**What you need to do:** Could you filter the material and copy every line where the word "File" occurs?

**Dataset extract:**

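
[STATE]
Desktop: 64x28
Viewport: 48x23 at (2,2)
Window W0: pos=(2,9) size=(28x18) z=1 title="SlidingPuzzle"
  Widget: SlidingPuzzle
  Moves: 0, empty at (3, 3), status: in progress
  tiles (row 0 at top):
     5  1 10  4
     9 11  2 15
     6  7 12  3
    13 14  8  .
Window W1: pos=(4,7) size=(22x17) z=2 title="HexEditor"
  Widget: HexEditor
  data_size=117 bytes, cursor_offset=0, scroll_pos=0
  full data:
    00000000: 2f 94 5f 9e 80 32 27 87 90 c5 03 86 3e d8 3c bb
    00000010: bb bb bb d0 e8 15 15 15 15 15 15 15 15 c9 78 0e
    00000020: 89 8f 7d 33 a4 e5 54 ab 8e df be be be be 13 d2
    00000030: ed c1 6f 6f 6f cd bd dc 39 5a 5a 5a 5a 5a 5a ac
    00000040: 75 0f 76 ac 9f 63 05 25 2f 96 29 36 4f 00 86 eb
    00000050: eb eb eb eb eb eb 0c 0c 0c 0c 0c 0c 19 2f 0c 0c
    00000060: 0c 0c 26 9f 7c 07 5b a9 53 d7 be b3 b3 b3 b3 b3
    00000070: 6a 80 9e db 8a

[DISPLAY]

                                                
                                                
                                                
                                                
                                                
  ┏━━━━━━━━━━━━━━━━━━━━┓                        
  ┃ HexEditor          ┃                        
┏━┠────────────────────┨━━━┓                    
┃ ┃00000000  2F 94 5f 9┃   ┃                    
┠─┃00000010  bb bb bb d┃───┨                    
┃┌┃00000020  89 8f 7d 3┃   ┃                    
┃│┃00000030  ed c1 6f 6┃   ┃                    
┃├┃00000040  75 0f 76 a┃   ┃                    
┃│┃00000050  eb eb eb e┃   ┃                    
┃├┃00000060  0c 0c 26 9┃   ┃                    
┃│┃00000070  6a 80 9e d┃   ┃                    
┃├┃                    ┃   ┃                    
┃│┃                    ┃   ┃                    
┃└┃                    ┃   ┃                    
┃M┃                    ┃   ┃                    
┃ ┃                    ┃   ┃                    
┃ ┗━━━━━━━━━━━━━━━━━━━━┛   ┃                    
┃                          ┃                    


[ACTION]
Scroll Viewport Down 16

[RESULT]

                                                
                                                
  ┏━━━━━━━━━━━━━━━━━━━━┓                        
  ┃ HexEditor          ┃                        
┏━┠────────────────────┨━━━┓                    
┃ ┃00000000  2F 94 5f 9┃   ┃                    
┠─┃00000010  bb bb bb d┃───┨                    
┃┌┃00000020  89 8f 7d 3┃   ┃                    
┃│┃00000030  ed c1 6f 6┃   ┃                    
┃├┃00000040  75 0f 76 a┃   ┃                    
┃│┃00000050  eb eb eb e┃   ┃                    
┃├┃00000060  0c 0c 26 9┃   ┃                    
┃│┃00000070  6a 80 9e d┃   ┃                    
┃├┃                    ┃   ┃                    
┃│┃                    ┃   ┃                    
┃└┃                    ┃   ┃                    
┃M┃                    ┃   ┃                    
┃ ┃                    ┃   ┃                    
┃ ┗━━━━━━━━━━━━━━━━━━━━┛   ┃                    
┃                          ┃                    
┃                          ┃                    
┗━━━━━━━━━━━━━━━━━━━━━━━━━━┛                    
                                                


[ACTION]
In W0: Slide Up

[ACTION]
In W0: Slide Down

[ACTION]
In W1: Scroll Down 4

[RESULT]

                                                
                                                
  ┏━━━━━━━━━━━━━━━━━━━━┓                        
  ┃ HexEditor          ┃                        
┏━┠────────────────────┨━━━┓                    
┃ ┃00000040  75 0f 76 a┃   ┃                    
┠─┃00000050  eb eb eb e┃───┨                    
┃┌┃00000060  0c 0c 26 9┃   ┃                    
┃│┃00000070  6a 80 9e d┃   ┃                    
┃├┃                    ┃   ┃                    
┃│┃                    ┃   ┃                    
┃├┃                    ┃   ┃                    
┃│┃                    ┃   ┃                    
┃├┃                    ┃   ┃                    
┃│┃                    ┃   ┃                    
┃└┃                    ┃   ┃                    
┃M┃                    ┃   ┃                    
┃ ┃                    ┃   ┃                    
┃ ┗━━━━━━━━━━━━━━━━━━━━┛   ┃                    
┃                          ┃                    
┃                          ┃                    
┗━━━━━━━━━━━━━━━━━━━━━━━━━━┛                    
                                                


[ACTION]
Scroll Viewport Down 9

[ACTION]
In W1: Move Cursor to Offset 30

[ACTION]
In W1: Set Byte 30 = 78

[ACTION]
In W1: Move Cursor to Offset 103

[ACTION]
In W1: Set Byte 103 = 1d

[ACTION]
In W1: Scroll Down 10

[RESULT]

                                                
                                                
  ┏━━━━━━━━━━━━━━━━━━━━┓                        
  ┃ HexEditor          ┃                        
┏━┠────────────────────┨━━━┓                    
┃ ┃00000070  6a 80 9e d┃   ┃                    
┠─┃                    ┃───┨                    
┃┌┃                    ┃   ┃                    
┃│┃                    ┃   ┃                    
┃├┃                    ┃   ┃                    
┃│┃                    ┃   ┃                    
┃├┃                    ┃   ┃                    
┃│┃                    ┃   ┃                    
┃├┃                    ┃   ┃                    
┃│┃                    ┃   ┃                    
┃└┃                    ┃   ┃                    
┃M┃                    ┃   ┃                    
┃ ┃                    ┃   ┃                    
┃ ┗━━━━━━━━━━━━━━━━━━━━┛   ┃                    
┃                          ┃                    
┃                          ┃                    
┗━━━━━━━━━━━━━━━━━━━━━━━━━━┛                    
                                                


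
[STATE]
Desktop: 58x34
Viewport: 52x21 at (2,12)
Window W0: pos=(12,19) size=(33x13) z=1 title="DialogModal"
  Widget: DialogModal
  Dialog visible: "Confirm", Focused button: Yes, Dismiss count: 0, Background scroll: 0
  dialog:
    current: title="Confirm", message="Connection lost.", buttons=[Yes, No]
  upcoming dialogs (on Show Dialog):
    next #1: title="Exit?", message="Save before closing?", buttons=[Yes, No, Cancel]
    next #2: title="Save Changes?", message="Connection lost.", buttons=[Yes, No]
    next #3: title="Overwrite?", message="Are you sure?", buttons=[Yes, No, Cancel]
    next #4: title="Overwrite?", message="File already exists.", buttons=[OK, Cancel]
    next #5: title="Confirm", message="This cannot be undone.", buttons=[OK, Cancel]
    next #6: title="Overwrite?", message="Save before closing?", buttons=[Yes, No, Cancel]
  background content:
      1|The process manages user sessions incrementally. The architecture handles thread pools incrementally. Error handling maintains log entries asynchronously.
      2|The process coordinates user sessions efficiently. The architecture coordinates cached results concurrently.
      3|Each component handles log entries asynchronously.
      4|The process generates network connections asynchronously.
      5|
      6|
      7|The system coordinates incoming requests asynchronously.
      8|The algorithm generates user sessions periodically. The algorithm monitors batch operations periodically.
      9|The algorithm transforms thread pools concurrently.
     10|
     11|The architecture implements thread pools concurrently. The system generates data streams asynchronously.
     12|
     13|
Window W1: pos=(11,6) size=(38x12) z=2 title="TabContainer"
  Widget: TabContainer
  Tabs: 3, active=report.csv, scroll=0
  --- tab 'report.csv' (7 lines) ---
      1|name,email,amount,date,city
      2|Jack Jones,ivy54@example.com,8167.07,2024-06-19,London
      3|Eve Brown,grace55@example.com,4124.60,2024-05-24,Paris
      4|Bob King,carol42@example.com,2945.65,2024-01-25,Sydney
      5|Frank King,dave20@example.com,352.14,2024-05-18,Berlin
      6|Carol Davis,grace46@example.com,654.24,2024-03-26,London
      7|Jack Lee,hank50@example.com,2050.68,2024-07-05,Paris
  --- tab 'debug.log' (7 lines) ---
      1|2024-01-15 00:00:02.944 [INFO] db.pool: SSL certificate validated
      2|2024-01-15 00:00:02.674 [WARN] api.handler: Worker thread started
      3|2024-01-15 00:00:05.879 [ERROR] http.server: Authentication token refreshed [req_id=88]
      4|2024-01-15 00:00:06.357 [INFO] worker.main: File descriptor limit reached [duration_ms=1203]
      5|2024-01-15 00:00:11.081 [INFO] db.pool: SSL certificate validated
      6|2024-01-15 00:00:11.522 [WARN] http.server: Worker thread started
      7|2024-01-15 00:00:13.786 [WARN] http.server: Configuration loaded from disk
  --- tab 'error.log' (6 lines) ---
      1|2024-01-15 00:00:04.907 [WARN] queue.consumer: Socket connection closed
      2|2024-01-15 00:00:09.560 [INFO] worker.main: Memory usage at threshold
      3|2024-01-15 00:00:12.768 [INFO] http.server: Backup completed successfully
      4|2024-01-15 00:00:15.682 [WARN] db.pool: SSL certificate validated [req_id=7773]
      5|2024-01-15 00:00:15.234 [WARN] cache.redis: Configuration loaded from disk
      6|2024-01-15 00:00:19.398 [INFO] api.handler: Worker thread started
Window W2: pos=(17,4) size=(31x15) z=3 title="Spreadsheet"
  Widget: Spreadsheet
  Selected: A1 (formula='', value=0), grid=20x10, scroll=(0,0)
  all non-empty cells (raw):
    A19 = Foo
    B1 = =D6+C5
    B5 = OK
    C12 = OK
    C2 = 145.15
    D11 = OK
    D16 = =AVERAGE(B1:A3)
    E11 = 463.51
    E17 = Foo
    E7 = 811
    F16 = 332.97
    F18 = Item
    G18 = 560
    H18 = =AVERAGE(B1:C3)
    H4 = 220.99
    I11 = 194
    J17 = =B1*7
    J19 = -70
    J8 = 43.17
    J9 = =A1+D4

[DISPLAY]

         ┃Jack ┃  3        0       0       0 ┃┃     
         ┃Eve B┃  4        0       0       0 ┃┃     
         ┃Bob K┃  5        0OK             0 ┃┃     
         ┃Frank┃  6        0       0       0 ┃┃     
         ┃Carol┃  7        0       0       0 ┃┃     
         ┗━━━━━┃  8        0       0       0 ┃┛     
               ┗━━━━━━━━━━━━━━━━━━━━━━━━━━━━━┛      
          ┏━━━━━━━━━━━━━━━━━━━━━━━━━━━━━━━┓         
          ┃ DialogModal                   ┃         
          ┠───────────────────────────────┨         
          ┃The process manages user sessio┃         
          ┃The process coordinates user se┃         
          ┃Each ┌──────────────────┐g entr┃         
          ┃The p│     Confirm      │work c┃         
          ┃     │ Connection lost. │      ┃         
          ┃     │    [Yes]  No     │      ┃         
          ┃The s└──────────────────┘coming┃         
          ┃The algorithm generates user se┃         
          ┃The algorithm transforms thread┃         
          ┗━━━━━━━━━━━━━━━━━━━━━━━━━━━━━━━┛         
                                                    


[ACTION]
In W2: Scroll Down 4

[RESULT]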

**Solution:**
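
    next #4: title="Overwrite?", message="File already exists.", buttons=[OK, Cancel]
      4|2024-01-15 00:00:06.357 [INFO] worker.main: File descriptor limit reached [duration_ms=1203]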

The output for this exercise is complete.